* _Exercise goal_: What lines of the data include the string "spins"? Copy them all.
Start of Entries supplied
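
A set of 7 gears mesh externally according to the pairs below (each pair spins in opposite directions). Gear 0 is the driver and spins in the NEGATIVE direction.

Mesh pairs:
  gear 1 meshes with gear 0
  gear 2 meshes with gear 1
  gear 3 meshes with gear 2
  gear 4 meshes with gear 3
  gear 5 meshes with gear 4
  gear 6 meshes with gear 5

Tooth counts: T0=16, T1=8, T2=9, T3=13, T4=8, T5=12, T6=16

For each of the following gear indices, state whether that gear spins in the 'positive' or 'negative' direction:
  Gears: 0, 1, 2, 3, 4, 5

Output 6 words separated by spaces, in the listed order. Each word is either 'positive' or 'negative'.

Answer: negative positive negative positive negative positive

Derivation:
Gear 0 (driver): negative (depth 0)
  gear 1: meshes with gear 0 -> depth 1 -> positive (opposite of gear 0)
  gear 2: meshes with gear 1 -> depth 2 -> negative (opposite of gear 1)
  gear 3: meshes with gear 2 -> depth 3 -> positive (opposite of gear 2)
  gear 4: meshes with gear 3 -> depth 4 -> negative (opposite of gear 3)
  gear 5: meshes with gear 4 -> depth 5 -> positive (opposite of gear 4)
  gear 6: meshes with gear 5 -> depth 6 -> negative (opposite of gear 5)
Queried indices 0, 1, 2, 3, 4, 5 -> negative, positive, negative, positive, negative, positive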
End of Entries supplied
* _Answer to the exercise_:
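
A set of 7 gears mesh externally according to the pairs below (each pair spins in opposite directions). Gear 0 is the driver and spins in the NEGATIVE direction.
For each of the following gear indices, state whether that gear spins in the 'positive' or 'negative' direction: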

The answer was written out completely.